> WHAT THIS TASK INVOLVES
All lines of the entries with "calories" in them must be listed.

> DATA FOR PROCESSING
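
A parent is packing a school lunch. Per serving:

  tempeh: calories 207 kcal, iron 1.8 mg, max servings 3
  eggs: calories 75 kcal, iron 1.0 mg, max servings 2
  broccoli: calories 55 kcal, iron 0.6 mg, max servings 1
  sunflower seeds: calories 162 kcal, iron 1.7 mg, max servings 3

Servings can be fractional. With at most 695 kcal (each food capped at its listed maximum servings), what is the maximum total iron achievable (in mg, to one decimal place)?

7.7 mg

Iron per kcal: eggs 0.01333, broccoli 0.01091, sunflower seeds 0.01049, tempeh 0.008696.
Take 2 servings of eggs: uses 150 kcal, +2.0 mg iron (running total 2.0 mg).
Take 1 serving of broccoli: uses 55 kcal, +0.6 mg iron (running total 2.6 mg).
Take 3 servings of sunflower seeds: uses 486 kcal, +5.1 mg iron (running total 7.7 mg).
Take 0.01932 servings of tempeh: uses 4 kcal, +0.0 mg iron (running total 7.7 mg).
Filling greedily by iron-per-kcal is optimal for one linear limit, giving 7.7 mg.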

> TASK SOLUTION
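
  tempeh: calories 207 kcal, iron 1.8 mg, max servings 3
  eggs: calories 75 kcal, iron 1.0 mg, max servings 2
  broccoli: calories 55 kcal, iron 0.6 mg, max servings 1
  sunflower seeds: calories 162 kcal, iron 1.7 mg, max servings 3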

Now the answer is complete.